**Required action:** When you reach the line containing "Variables v0..v9 have" in the entries below, start writing out each line exactly, and stop after the line containing "For a graph-coloring".

**Exercise data:**
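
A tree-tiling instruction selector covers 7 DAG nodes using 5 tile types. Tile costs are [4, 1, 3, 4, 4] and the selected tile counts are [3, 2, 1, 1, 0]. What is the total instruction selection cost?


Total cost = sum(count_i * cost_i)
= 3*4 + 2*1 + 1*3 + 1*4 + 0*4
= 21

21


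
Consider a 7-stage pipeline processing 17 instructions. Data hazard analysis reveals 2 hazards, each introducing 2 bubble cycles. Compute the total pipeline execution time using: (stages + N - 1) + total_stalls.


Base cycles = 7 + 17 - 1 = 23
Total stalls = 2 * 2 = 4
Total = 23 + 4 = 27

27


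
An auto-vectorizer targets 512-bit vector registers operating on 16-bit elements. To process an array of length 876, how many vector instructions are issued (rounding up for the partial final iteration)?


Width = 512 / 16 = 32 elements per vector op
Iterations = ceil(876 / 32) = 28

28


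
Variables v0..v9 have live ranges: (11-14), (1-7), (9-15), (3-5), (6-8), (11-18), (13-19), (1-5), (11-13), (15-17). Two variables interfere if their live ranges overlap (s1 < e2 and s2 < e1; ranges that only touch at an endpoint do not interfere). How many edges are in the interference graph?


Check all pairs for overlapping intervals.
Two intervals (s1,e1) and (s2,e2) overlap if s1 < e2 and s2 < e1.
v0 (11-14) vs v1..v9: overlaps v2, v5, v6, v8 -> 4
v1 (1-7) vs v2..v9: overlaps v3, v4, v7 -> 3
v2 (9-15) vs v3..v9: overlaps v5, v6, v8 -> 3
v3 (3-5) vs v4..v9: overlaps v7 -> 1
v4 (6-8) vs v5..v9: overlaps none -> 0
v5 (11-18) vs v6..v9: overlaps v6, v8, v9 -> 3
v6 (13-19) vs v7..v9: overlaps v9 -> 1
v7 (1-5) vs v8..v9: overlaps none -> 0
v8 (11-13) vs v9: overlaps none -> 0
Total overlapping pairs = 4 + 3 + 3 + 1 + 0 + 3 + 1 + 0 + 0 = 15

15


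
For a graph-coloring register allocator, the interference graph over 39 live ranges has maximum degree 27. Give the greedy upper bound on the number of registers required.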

...

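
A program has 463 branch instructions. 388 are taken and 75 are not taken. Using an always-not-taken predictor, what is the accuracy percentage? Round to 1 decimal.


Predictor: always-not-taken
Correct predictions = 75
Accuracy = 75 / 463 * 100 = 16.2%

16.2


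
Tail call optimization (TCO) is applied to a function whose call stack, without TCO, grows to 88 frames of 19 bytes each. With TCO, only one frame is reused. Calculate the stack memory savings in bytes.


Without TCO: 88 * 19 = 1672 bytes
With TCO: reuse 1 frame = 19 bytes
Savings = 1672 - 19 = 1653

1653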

**Task response:**
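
Variables v0..v9 have live ranges: (11-14), (1-7), (9-15), (3-5), (6-8), (11-18), (13-19), (1-5), (11-13), (15-17). Two variables interfere if their live ranges overlap (s1 < e2 and s2 < e1; ranges that only touch at an endpoint do not interfere). How many edges are in the interference graph?


Check all pairs for overlapping intervals.
Two intervals (s1,e1) and (s2,e2) overlap if s1 < e2 and s2 < e1.
v0 (11-14) vs v1..v9: overlaps v2, v5, v6, v8 -> 4
v1 (1-7) vs v2..v9: overlaps v3, v4, v7 -> 3
v2 (9-15) vs v3..v9: overlaps v5, v6, v8 -> 3
v3 (3-5) vs v4..v9: overlaps v7 -> 1
v4 (6-8) vs v5..v9: overlaps none -> 0
v5 (11-18) vs v6..v9: overlaps v6, v8, v9 -> 3
v6 (13-19) vs v7..v9: overlaps v9 -> 1
v7 (1-5) vs v8..v9: overlaps none -> 0
v8 (11-13) vs v9: overlaps none -> 0
Total overlapping pairs = 4 + 3 + 3 + 1 + 0 + 3 + 1 + 0 + 0 = 15

15


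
For a graph-coloring register allocator, the interference graph over 39 live ranges has maximum degree 27. Give the greedy upper bound on the number of registers required.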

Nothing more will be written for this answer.